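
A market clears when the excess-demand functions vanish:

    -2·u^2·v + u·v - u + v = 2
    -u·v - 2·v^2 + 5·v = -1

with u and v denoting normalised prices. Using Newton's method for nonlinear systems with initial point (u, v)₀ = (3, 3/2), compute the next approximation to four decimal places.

(1.0204, 2.1173)

At (3, 3/2): F = (-26.0000, -0.5000).
Jacobian J = [[-4·u·v + v - 1, -2·u^2 + u + 1], [-v, -u - 4·v + 5]].
At the point, J = [[-17.5000, -14.0000], [-1.5000, -4.0000]] (det J = 49.0000).
Solving J·Δ = −F gives Δ = (-1.9796, 0.6173).
Then the next iterate is (u, v)₁ = (1.0204, 2.1173).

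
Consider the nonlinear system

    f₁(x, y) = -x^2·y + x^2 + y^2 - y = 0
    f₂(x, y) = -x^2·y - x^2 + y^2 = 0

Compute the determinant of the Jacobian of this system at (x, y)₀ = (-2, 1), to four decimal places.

24.0000

J = [[-2·x·y + 2·x, -x^2 + 2·y - 1], [-2·x·y - 2·x, -x^2 + 2·y]].
At the point, J = [[0.0000, -3.0000], [8.0000, -2.0000]].
det J = 24.0000.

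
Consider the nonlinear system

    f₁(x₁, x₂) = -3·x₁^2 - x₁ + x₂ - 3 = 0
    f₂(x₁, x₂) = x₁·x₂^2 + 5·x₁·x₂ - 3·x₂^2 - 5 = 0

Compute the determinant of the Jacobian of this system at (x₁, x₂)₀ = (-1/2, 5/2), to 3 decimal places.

-58.750

J = [[-6·x₁ - 1, 1], [x₂^2 + 5·x₂, 2·x₁·x₂ + 5·x₁ - 6·x₂]].
At the point, J = [[2.000, 1.000], [18.750, -20.000]].
det J = -58.750.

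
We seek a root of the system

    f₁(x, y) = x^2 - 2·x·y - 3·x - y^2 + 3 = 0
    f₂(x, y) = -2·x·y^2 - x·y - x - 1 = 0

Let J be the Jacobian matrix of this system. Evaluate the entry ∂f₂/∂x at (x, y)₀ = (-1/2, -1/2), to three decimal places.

-1.000

∂f₂/∂x = -2·y^2 - y - 1.
At (-1/2, -1/2) this is -1.000.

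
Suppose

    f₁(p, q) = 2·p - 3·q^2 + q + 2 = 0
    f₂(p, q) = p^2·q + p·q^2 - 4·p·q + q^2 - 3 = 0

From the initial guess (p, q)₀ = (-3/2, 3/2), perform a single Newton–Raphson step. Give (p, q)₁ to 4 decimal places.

(-1.0464, 0.8321)

At (-3/2, 3/2): F = (-6.2500, 8.2500).
Jacobian J = [[2, -6·q + 1], [2·p·q + q^2 - 4·q, p^2 + 2·p·q - 4·p + 2·q]].
At the point, J = [[2.0000, -8.0000], [-8.2500, 6.7500]] (det J = -52.5000).
Solving J·Δ = −F gives Δ = (0.4536, -0.6679).
Then the next iterate is (p, q)₁ = (-1.0464, 0.8321).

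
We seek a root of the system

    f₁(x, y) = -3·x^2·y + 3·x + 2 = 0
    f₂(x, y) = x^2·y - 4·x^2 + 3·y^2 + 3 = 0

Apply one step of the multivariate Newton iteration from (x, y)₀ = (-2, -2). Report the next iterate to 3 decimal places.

At (-2, -2): F = (20.000, -9.000).
Jacobian J = [[-6·x·y + 3, -3·x^2], [2·x·y - 8·x, x^2 + 6·y]].
At the point, J = [[-21.000, -12.000], [24.000, -8.000]] (det J = 456.000).
Solving J·Δ = −F gives Δ = (0.588, 0.638).
Then the next iterate is (x, y)₁ = (-1.412, -1.362).

(-1.412, -1.362)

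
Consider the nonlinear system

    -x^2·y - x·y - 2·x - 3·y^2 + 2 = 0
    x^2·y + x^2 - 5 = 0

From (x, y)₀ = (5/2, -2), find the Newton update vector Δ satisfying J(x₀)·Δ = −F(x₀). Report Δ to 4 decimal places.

(-0.6627, 1.2698)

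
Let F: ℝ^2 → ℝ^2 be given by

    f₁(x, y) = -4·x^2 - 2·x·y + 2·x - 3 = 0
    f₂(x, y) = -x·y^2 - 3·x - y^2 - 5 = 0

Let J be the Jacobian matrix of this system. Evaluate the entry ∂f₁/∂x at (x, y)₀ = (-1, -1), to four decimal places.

∂f₁/∂x = -8·x - 2·y + 2.
At (-1, -1) this is 12.0000.

12.0000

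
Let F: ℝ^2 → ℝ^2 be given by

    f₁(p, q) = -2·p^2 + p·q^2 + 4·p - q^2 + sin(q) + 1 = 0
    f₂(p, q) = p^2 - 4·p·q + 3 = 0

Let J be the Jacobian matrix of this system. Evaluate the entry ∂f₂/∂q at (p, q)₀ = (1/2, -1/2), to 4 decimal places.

-2.0000

∂f₂/∂q = -4·p.
At (1/2, -1/2) this is -2.0000.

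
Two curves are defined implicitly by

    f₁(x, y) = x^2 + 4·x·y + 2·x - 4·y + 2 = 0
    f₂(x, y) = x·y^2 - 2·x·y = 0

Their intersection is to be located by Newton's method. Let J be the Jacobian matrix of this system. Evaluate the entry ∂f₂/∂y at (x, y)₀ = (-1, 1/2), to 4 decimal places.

1.0000

∂f₂/∂y = 2·x·y - 2·x.
At (-1, 1/2) this is 1.0000.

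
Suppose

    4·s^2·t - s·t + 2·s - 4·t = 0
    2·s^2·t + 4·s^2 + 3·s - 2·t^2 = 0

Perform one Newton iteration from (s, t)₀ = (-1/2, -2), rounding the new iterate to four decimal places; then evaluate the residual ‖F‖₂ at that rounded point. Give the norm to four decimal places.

At (-1/2, -2): F = (4.0000, -9.5000).
Jacobian J = [[8·s·t - t + 2, 4·s^2 - s - 4], [4·s·t + 8·s + 3, 2·s^2 - 4·t]].
At the point, J = [[12.0000, -2.5000], [3.0000, 8.5000]] (det J = 109.5000).
Solving J·Δ = −F gives Δ = (-0.0936, 1.1507).
Then the next iterate is (s, t)₁ = (-0.5936, -0.8493).
Re-evaluating at (-0.5936, -0.8493): F = (0.508815, -2.412497), so ‖F‖₂ = 2.4656.

2.4656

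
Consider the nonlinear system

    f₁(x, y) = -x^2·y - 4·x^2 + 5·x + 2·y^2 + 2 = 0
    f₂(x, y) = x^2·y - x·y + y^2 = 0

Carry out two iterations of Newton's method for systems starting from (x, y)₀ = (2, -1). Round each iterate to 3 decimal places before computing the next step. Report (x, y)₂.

(1.475, 0.023)

At (2, -1): F = (2.000, -1.000).
Jacobian J = [[-2·x·y - 8·x + 5, -x^2 + 4·y], [2·x·y - y, x^2 - x + 2·y]].
At the point, J = [[-7.000, -8.000], [-3.000, 0.000]] (det J = -24.000).
Solving J·Δ = −F gives Δ = (-0.333, 0.542).
Then the next iterate is (x, y)₁ = (1.667, -0.458).
Round to (1.667, -0.458) and repeat: F = (0.91170, -0.29948), J = [[-6.80903, -4.61089], [-1.06897, 0.19589]].
Δ = (-0.192, 0.481), so (x, y)₂ = (1.475, 0.023).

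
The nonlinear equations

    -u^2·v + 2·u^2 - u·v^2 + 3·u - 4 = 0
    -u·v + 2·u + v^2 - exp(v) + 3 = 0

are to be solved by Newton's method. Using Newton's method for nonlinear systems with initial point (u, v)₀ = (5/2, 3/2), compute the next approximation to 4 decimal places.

(6.4189, 2.4990)

At (5/2, 3/2): F = (1.0000, 2.018311).
Jacobian J = [[-2·u·v + 4·u - v^2 + 3, -u^2 - 2·u·v], [-v + 2, -u + 2·v - exp(v)]].
At the point, J = [[3.2500, -13.7500], [0.5000, -3.981689]] (det J = -6.065489).
Solving J·Δ = −F gives Δ = (3.9189, 0.9990).
Then the next iterate is (u, v)₁ = (6.4189, 2.4990).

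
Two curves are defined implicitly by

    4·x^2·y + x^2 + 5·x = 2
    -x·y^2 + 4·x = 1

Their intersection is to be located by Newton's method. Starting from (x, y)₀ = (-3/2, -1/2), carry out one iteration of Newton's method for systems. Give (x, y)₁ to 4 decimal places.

(0.1885, -0.6954)

At (-3/2, -1/2): F = (-11.7500, -6.6250).
Jacobian J = [[8·x·y + 2·x + 5, 4·x^2], [-y^2 + 4, -2·x·y]].
At the point, J = [[8.0000, 9.0000], [3.7500, -1.5000]] (det J = -45.7500).
Solving J·Δ = −F gives Δ = (1.6885, -0.1954).
Then the next iterate is (x, y)₁ = (0.1885, -0.6954).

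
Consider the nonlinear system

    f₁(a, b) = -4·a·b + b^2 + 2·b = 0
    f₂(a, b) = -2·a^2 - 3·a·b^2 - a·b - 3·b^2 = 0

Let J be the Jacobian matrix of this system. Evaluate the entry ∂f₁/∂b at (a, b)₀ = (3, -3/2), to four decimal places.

-13.0000

∂f₁/∂b = -4·a + 2·b + 2.
At (3, -3/2) this is -13.0000.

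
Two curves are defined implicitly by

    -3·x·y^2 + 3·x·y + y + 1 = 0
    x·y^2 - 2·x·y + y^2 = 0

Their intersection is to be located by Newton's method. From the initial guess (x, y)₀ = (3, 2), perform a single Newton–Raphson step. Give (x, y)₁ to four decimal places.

At (3, 2): F = (-15.0000, 4.0000).
Jacobian J = [[-3·y^2 + 3·y, -6·x·y + 3·x + 1], [y^2 - 2·y, 2·x·y - 2·x + 2·y]].
At the point, J = [[-6.0000, -26.0000], [0.0000, 10.0000]] (det J = -60.0000).
Solving J·Δ = −F gives Δ = (-0.7667, -0.4000).
Then the next iterate is (x, y)₁ = (2.2333, 1.6000).

(2.2333, 1.6000)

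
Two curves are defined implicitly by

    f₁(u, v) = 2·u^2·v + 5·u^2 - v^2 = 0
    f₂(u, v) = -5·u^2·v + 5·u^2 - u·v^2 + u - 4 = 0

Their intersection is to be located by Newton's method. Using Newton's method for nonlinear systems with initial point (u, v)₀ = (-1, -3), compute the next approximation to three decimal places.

(-0.773, -1.807)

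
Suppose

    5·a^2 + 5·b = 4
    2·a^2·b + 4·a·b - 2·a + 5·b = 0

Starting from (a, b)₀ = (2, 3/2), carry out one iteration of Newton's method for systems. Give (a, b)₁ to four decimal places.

(0.9529, 0.9882)

At (2, 3/2): F = (23.5000, 27.5000).
Jacobian J = [[10·a, 5], [4·a·b + 4·b - 2, 2·a^2 + 4·a + 5]].
At the point, J = [[20.0000, 5.0000], [16.0000, 21.0000]] (det J = 340.0000).
Solving J·Δ = −F gives Δ = (-1.0471, -0.5118).
Then the next iterate is (a, b)₁ = (0.9529, 0.9882).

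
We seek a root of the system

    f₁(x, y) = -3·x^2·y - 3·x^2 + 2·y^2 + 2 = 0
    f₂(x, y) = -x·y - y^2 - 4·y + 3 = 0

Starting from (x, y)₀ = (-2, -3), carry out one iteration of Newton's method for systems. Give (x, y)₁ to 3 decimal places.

(5.333, -8.500)

At (-2, -3): F = (44.000, 0.000).
Jacobian J = [[-6·x·y - 6·x, -3·x^2 + 4·y], [-y, -x - 2·y - 4]].
At the point, J = [[-24.000, -24.000], [3.000, 4.000]] (det J = -24.000).
Solving J·Δ = −F gives Δ = (7.333, -5.500).
Then the next iterate is (x, y)₁ = (5.333, -8.500).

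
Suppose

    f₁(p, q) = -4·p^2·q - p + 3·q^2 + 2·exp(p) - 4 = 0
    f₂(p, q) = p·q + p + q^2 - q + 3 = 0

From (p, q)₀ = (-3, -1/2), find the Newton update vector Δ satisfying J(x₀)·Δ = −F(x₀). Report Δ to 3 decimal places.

At (-3, -1/2): F = (17.84957, 2.250).
Jacobian J = [[-8·p·q + 2·exp(p) - 1, -4·p^2 + 6·q], [q + 1, p + 2·q - 1]].
At the point, J = [[-12.90043, -39.000], [0.500, -5.000]] (det J = 84.00213).
Solving J·Δ = −F gives Δ = (0.018, 0.452).

(0.018, 0.452)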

> _BRIEF_
In the material above, locate the line containing "with u and v" and the line containing "f₂(x, y) = -2·x·y^2 - x·y - x - 1 = 0". Transcribe exactly those two lines and every line between them, and nothing more.

> _EXERCISE RESPONSE_
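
with u and v denoting normalised prices. Using Newton's method for nonlinear systems with initial point (u, v)₀ = (3, 3/2), compute the next approximation to four decimal places.

(1.0204, 2.1173)

At (3, 3/2): F = (-26.0000, -0.5000).
Jacobian J = [[-4·u·v + v - 1, -2·u^2 + u + 1], [-v, -u - 4·v + 5]].
At the point, J = [[-17.5000, -14.0000], [-1.5000, -4.0000]] (det J = 49.0000).
Solving J·Δ = −F gives Δ = (-1.9796, 0.6173).
Then the next iterate is (u, v)₁ = (1.0204, 2.1173).

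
Consider the nonlinear system

    f₁(x, y) = -x^2·y + x^2 + y^2 - y = 0
    f₂(x, y) = -x^2·y - x^2 + y^2 = 0

Compute the determinant of the Jacobian of this system at (x, y)₀ = (-2, 1), to four decimal places.

24.0000

J = [[-2·x·y + 2·x, -x^2 + 2·y - 1], [-2·x·y - 2·x, -x^2 + 2·y]].
At the point, J = [[0.0000, -3.0000], [8.0000, -2.0000]].
det J = 24.0000.

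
Consider the nonlinear system

    f₁(x₁, x₂) = -3·x₁^2 - x₁ + x₂ - 3 = 0
    f₂(x₁, x₂) = x₁·x₂^2 + 5·x₁·x₂ - 3·x₂^2 - 5 = 0

Compute the determinant of the Jacobian of this system at (x₁, x₂)₀ = (-1/2, 5/2), to 3 decimal places.

-58.750

J = [[-6·x₁ - 1, 1], [x₂^2 + 5·x₂, 2·x₁·x₂ + 5·x₁ - 6·x₂]].
At the point, J = [[2.000, 1.000], [18.750, -20.000]].
det J = -58.750.

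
We seek a root of the system

    f₁(x, y) = x^2 - 2·x·y - 3·x - y^2 + 3 = 0
    f₂(x, y) = -2·x·y^2 - x·y - x - 1 = 0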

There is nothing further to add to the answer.